* **DIRECTIONS FOR THIS TASK**
Print exactly the lines from the line with "10 | day 11 |" to the last line of the data, please, both included.

====================

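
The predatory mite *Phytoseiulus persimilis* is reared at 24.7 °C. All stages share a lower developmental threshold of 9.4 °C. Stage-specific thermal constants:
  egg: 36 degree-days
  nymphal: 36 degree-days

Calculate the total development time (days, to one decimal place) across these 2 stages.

Daily accumulation at 24.7 °C = 24.7 − 9.4 = 15.3 DD/day.
Total K = 36 + 36 = 72 DD.
Total duration = 72 / 15.3 = 4.706 ≈ 4.7 days.

4.7 days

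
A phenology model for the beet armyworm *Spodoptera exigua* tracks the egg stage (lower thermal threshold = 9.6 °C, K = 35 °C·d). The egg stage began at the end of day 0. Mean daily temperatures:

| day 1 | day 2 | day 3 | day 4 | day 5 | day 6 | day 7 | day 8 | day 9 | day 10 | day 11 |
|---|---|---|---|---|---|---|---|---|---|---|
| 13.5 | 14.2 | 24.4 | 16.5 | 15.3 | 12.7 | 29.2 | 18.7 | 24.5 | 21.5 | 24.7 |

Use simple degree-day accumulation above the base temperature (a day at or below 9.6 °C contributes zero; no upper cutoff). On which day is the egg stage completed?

Daily DD above 9.6 °C: 3.9, 4.6, 14.8, 6.9, 5.7, 3.1, 19.6, 9.1, 14.9, 11.9, 15.1.
Cumulative: 3.9, 8.5, 23.3, 30.2, 35.9, 39.0, 58.6, 67.7, 82.6, 94.5, 109.6.
The total first reaches 35 DD on day 5.

day 5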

====================

* **ANSWER TO THIS EXERCISE**
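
| day 1 | day 2 | day 3 | day 4 | day 5 | day 6 | day 7 | day 8 | day 9 | day 10 | day 11 |
|---|---|---|---|---|---|---|---|---|---|---|
| 13.5 | 14.2 | 24.4 | 16.5 | 15.3 | 12.7 | 29.2 | 18.7 | 24.5 | 21.5 | 24.7 |

Use simple degree-day accumulation above the base temperature (a day at or below 9.6 °C contributes zero; no upper cutoff). On which day is the egg stage completed?

Daily DD above 9.6 °C: 3.9, 4.6, 14.8, 6.9, 5.7, 3.1, 19.6, 9.1, 14.9, 11.9, 15.1.
Cumulative: 3.9, 8.5, 23.3, 30.2, 35.9, 39.0, 58.6, 67.7, 82.6, 94.5, 109.6.
The total first reaches 35 DD on day 5.

day 5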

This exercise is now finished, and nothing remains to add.